▶ [WHAT YOU WILL DO] Output only the span of lines that begins at the line containing "A concentrated vertical point load of 2060" and ends at the last line of the data, both included, exactly as they appear.

SUPPLIED MATERIAL Start Marker

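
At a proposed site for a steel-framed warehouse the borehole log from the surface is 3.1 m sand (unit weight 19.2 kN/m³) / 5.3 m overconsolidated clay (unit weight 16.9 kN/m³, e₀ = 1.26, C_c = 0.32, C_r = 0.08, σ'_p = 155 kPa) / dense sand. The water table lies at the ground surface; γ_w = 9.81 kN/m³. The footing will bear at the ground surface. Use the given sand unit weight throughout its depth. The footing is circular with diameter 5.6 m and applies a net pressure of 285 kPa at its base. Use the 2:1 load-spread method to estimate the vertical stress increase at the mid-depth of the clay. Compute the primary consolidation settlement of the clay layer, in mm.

S_c ≈ 73 mm

Mid-depth of clay below the ground surface: z = 3.1 + 5.3/2 = 5.75 m.
Total vertical stress at mid-clay: σ_v = 19.2×3.1 + 16.9×2.65 = 104.3 kPa.
Pore pressure: u = 9.81×(5.75 − 0) = 56.408 kPa.
Initial effective stress: σ'_0 = σ_v − u = 104.3 − 56.408 = 47.892 kPa.
Stress increase at mid-clay by the 2:1 spreading method:
Δσ ≈ qD²/(D+z)² = 285×5.6²/(5.6+5.75)² = 69.379 kPa
Final effective stress: σ'_f = 47.892 + 69.379 = 117.27 kPa.
σ'_f = 117.27 ≤ σ'_p = 155 kPa, so the clay remains overconsolidated and only the recompression index applies:
S_c = C_r·H/(1+e₀)·log₁₀(σ'_f/σ'_0) = 0.08×5.3/2.26×log₁₀(117.27/47.892)
    = 0.18761 × 0.38892 = 0.07296 m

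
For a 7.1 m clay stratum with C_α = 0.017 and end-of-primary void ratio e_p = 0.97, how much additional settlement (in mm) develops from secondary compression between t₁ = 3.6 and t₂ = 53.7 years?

S_s ≈ 71.9 mm

Secondary compression: S_s = C_α·H/(1+e_p)·log₁₀(t₂/t₁)
S_s = 0.017×7.1/(1+0.97)×log₁₀(53.7/3.6)
    = 0.06127 × 1.174 = 0.07191 m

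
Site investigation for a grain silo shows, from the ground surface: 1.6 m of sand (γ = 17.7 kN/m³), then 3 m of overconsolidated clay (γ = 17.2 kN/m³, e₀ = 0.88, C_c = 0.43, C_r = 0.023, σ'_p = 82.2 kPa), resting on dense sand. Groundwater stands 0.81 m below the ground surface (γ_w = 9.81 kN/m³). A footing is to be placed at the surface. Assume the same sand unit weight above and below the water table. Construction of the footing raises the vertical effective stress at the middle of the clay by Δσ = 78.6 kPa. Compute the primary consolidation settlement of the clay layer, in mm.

S_c ≈ 103 mm

Mid-depth of clay below the ground surface: z = 1.6 + 3/2 = 3.1 m.
Total vertical stress at mid-clay: σ_v = 17.7×1.6 + 17.2×1.5 = 54.12 kPa.
Pore pressure: u = 9.81×(3.1 − 0.81) = 22.465 kPa.
Initial effective stress: σ'_0 = σ_v − u = 54.12 − 22.465 = 31.655 kPa.
Final effective stress: σ'_f = 31.655 + 78.6 = 110.25 kPa.
σ'_f = 110.25 > σ'_p = 82.2 kPa, so the stress path crosses the preconsolidation pressure — recompression up to σ'_p, then virgin compression beyond:
S_c = H/(1+e₀)·[C_r·log₁₀(σ'_p/σ'_0) + C_c·log₁₀(σ'_f/σ'_p)]
    = 3/1.88 × [0.023×log₁₀(82.2/31.655) + 0.43×log₁₀(110.25/82.2)]
    = 1.5957 × [0.0095319 + 0.054828] = 0.1027 m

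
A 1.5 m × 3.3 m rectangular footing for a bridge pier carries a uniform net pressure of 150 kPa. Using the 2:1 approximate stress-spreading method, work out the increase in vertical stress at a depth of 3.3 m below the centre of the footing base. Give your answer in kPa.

Δσ_z ≈ 23.4 kPa

By the 2:1 method the load spreads at 1 horizontal : 2 vertical, so at depth z the loaded area has grown by z in each plan dimension:
Δσ = qBL/((B+z)(L+z)) = 150×1.5×3.3/((1.5+3.3)(3.3+3.3)) = 23.438 kPa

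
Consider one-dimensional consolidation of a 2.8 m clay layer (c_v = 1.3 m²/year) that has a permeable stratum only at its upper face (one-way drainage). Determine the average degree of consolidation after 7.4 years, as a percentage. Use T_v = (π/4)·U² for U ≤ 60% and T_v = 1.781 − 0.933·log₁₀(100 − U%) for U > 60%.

Drainage path length: H_d = H = 2.8 m (single drainage).
T_v = c_v·t/H_d² = 1.3×7.4/2.8² = 1.227.
T_v = 1.227 corresponds to the U > 60% branch:
U = 1 − 10^((1.781 − T_v)/0.933)/100 = 0.9608

U ≈ 96.1 %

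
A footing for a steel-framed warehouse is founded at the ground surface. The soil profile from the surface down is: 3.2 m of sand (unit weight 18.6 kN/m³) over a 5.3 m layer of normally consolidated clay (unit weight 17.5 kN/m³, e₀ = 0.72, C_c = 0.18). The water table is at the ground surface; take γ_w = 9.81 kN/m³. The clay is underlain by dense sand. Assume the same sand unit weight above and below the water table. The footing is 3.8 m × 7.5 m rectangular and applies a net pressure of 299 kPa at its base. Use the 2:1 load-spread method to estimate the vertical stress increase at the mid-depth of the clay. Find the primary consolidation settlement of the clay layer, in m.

S_c ≈ 0.207 m

Mid-depth of clay below the ground surface: z = 3.2 + 5.3/2 = 5.85 m.
Total vertical stress at mid-clay: σ_v = 18.6×3.2 + 17.5×2.65 = 105.9 kPa.
Pore pressure: u = 9.81×(5.85 − 0) = 57.389 kPa.
Initial effective stress: σ'_0 = σ_v − u = 105.9 − 57.389 = 48.511 kPa.
Stress increase at mid-clay by the 2:1 spreading method:
Δσ = qBL/((B+z)(L+z)) = 299×3.8×7.5/((3.8+5.85)(7.5+5.85)) = 66.147 kPa
Final effective stress: σ'_f = σ'_0 + Δσ = 48.511 + 66.147 = 114.66 kPa.
Normally consolidated clay, so the full stress increment lies on the virgin compression line:
S_c = C_c·H/(1+e₀)·log₁₀(σ'_f/σ'_0) = 0.18×5.3/(1+0.72)×log₁₀(114.66/48.511)
    = 0.55465 × 0.37357 = 0.2072 m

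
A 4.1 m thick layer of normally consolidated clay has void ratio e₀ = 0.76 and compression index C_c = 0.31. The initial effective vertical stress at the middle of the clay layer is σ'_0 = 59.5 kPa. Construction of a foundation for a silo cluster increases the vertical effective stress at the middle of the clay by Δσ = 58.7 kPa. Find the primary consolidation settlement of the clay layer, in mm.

Final effective stress: σ'_f = σ'_0 + Δσ = 59.5 + 58.7 = 118.2 kPa.
Normally consolidated clay, so the full stress increment lies on the virgin compression line:
S_c = C_c·H/(1+e₀)·log₁₀(σ'_f/σ'_0) = 0.31×4.1/(1+0.76)×log₁₀(118.2/59.5)
    = 0.72216 × 0.2981 = 0.2153 m

S_c ≈ 215 mm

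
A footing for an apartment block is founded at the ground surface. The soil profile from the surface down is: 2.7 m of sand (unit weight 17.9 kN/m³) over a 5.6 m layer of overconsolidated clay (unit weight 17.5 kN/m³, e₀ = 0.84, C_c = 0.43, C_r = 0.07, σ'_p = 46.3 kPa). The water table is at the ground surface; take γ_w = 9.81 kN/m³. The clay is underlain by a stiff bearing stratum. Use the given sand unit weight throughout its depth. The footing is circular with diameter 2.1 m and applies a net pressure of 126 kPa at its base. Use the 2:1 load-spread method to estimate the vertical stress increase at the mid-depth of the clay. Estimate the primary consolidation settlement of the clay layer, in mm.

S_c ≈ 82.8 mm

Mid-depth of clay below the ground surface: z = 2.7 + 5.6/2 = 5.5 m.
Total vertical stress at mid-clay: σ_v = 17.9×2.7 + 17.5×2.8 = 97.33 kPa.
Pore pressure: u = 9.81×(5.5 − 0) = 53.955 kPa.
Initial effective stress: σ'_0 = σ_v − u = 97.33 − 53.955 = 43.375 kPa.
Stress increase at mid-clay by the 2:1 spreading method:
Δσ ≈ qD²/(D+z)² = 126×2.1²/(2.1+5.5)² = 9.6202 kPa
Final effective stress: σ'_f = 43.375 + 9.6202 = 52.995 kPa.
σ'_f = 52.995 > σ'_p = 46.3 kPa, so the stress path crosses the preconsolidation pressure — recompression up to σ'_p, then virgin compression beyond:
S_c = H/(1+e₀)·[C_r·log₁₀(σ'_p/σ'_0) + C_c·log₁₀(σ'_f/σ'_p)]
    = 5.6/1.84 × [0.07×log₁₀(46.3/43.375) + 0.43×log₁₀(52.995/46.3)]
    = 3.0435 × [0.0019839 + 0.025221] = 0.0828 m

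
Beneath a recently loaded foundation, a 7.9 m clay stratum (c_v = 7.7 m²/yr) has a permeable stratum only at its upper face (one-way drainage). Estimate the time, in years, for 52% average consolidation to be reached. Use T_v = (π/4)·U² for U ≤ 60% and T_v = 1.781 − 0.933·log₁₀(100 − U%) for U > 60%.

t ≈ 1.72 years

Drainage path length: H_d = H = 7.9 m (single drainage).
U ≤ 60%: T_v = (π/4)·U² = (π/4)×0.52² = 0.21237.
t = T_v·H_d²/c_v = 0.21237×7.9²/7.7 = 1.721 years.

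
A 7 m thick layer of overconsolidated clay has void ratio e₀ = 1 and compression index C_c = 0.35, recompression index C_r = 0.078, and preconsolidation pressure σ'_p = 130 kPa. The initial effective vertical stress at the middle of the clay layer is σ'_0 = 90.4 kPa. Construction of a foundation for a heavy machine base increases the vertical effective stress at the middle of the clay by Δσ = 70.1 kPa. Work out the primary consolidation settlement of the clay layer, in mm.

S_c ≈ 155 mm

Final effective stress: σ'_f = 90.4 + 70.1 = 160.5 kPa.
σ'_f = 160.5 > σ'_p = 130 kPa, so the stress path crosses the preconsolidation pressure — recompression up to σ'_p, then virgin compression beyond:
S_c = H/(1+e₀)·[C_r·log₁₀(σ'_p/σ'_0) + C_c·log₁₀(σ'_f/σ'_p)]
    = 7/2 × [0.078×log₁₀(130/90.4) + 0.35×log₁₀(160.5/130)]
    = 3.5 × [0.012306 + 0.032036] = 0.1552 m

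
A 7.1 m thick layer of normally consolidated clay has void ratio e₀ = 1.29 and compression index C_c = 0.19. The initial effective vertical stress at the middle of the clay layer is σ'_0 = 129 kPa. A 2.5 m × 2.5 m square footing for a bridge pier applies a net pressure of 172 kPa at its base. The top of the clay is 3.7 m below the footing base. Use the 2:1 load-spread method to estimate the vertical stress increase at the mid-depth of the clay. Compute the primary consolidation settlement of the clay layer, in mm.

Mid-depth of clay below the footing base: z = 3.7 + 7.1/2 = 7.25 m.
Stress increase at mid-clay by the 2:1 spreading method:
Δσ = qBL/((B+z)(L+z)) = 172×2.5×2.5/((2.5+7.25)(2.5+7.25)) = 11.308 kPa
Final effective stress: σ'_f = σ'_0 + Δσ = 129 + 11.308 = 140.31 kPa.
Normally consolidated clay, so the full stress increment lies on the virgin compression line:
S_c = C_c·H/(1+e₀)·log₁₀(σ'_f/σ'_0) = 0.19×7.1/(1+1.29)×log₁₀(140.31/129)
    = 0.58908 × 0.036499 = 0.0215 m

S_c ≈ 21.5 mm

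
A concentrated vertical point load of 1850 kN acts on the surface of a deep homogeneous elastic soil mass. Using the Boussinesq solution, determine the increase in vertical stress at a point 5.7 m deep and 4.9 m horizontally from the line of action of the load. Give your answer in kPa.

Boussinesq vertical stress below a point load on an elastic half-space:
Δσ_z = 3P/(2πz²) · [1 + (r/z)²]^(−5/2)
r/z = 4.9/5.7 = 0.85965; [1+(r/z)²]^(−5/2) = 0.25076.
Δσ_z = 3×1850/(2π×5.7²) × 0.25076 = 27.187 × 0.25076 = 6.817 kPa

Δσ_z ≈ 6.82 kPa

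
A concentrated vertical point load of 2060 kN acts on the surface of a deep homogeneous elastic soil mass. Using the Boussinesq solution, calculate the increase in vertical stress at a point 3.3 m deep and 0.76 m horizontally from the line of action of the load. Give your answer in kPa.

Δσ_z ≈ 79.4 kPa

Boussinesq vertical stress below a point load on an elastic half-space:
Δσ_z = 3P/(2πz²) · [1 + (r/z)²]^(−5/2)
r/z = 0.76/3.3 = 0.2303; [1+(r/z)²]^(−5/2) = 0.8788.
Δσ_z = 3×2060/(2π×3.3²) × 0.8788 = 90.319 × 0.8788 = 79.37 kPa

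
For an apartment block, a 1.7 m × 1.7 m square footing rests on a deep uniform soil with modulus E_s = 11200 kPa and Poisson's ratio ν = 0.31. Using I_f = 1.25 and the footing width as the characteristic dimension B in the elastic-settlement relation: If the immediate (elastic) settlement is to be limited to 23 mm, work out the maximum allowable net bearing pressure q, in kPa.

S_e = q·B·(1−ν²)/E_s · I_f  ⇒  q = S_e·E_s / (B·(1−ν²)·I_f).
q = 0.023 × 11200 / (1.7 × 0.9039 × 1.25) = 134.1 kPa

q ≈ 134 kPa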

SUPPLIED MATERIAL End Marker

▶ [FINISHED EXERCISE]
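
A concentrated vertical point load of 2060 kN acts on the surface of a deep homogeneous elastic soil mass. Using the Boussinesq solution, calculate the increase in vertical stress at a point 3.3 m deep and 0.76 m horizontally from the line of action of the load. Give your answer in kPa.

Δσ_z ≈ 79.4 kPa

Boussinesq vertical stress below a point load on an elastic half-space:
Δσ_z = 3P/(2πz²) · [1 + (r/z)²]^(−5/2)
r/z = 0.76/3.3 = 0.2303; [1+(r/z)²]^(−5/2) = 0.8788.
Δσ_z = 3×2060/(2π×3.3²) × 0.8788 = 90.319 × 0.8788 = 79.37 kPa

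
For an apartment block, a 1.7 m × 1.7 m square footing rests on a deep uniform soil with modulus E_s = 11200 kPa and Poisson's ratio ν = 0.31. Using I_f = 1.25 and the footing width as the characteristic dimension B in the elastic-settlement relation: If the immediate (elastic) settlement is to be limited to 23 mm, work out the maximum allowable net bearing pressure q, in kPa.

S_e = q·B·(1−ν²)/E_s · I_f  ⇒  q = S_e·E_s / (B·(1−ν²)·I_f).
q = 0.023 × 11200 / (1.7 × 0.9039 × 1.25) = 134.1 kPa

q ≈ 134 kPa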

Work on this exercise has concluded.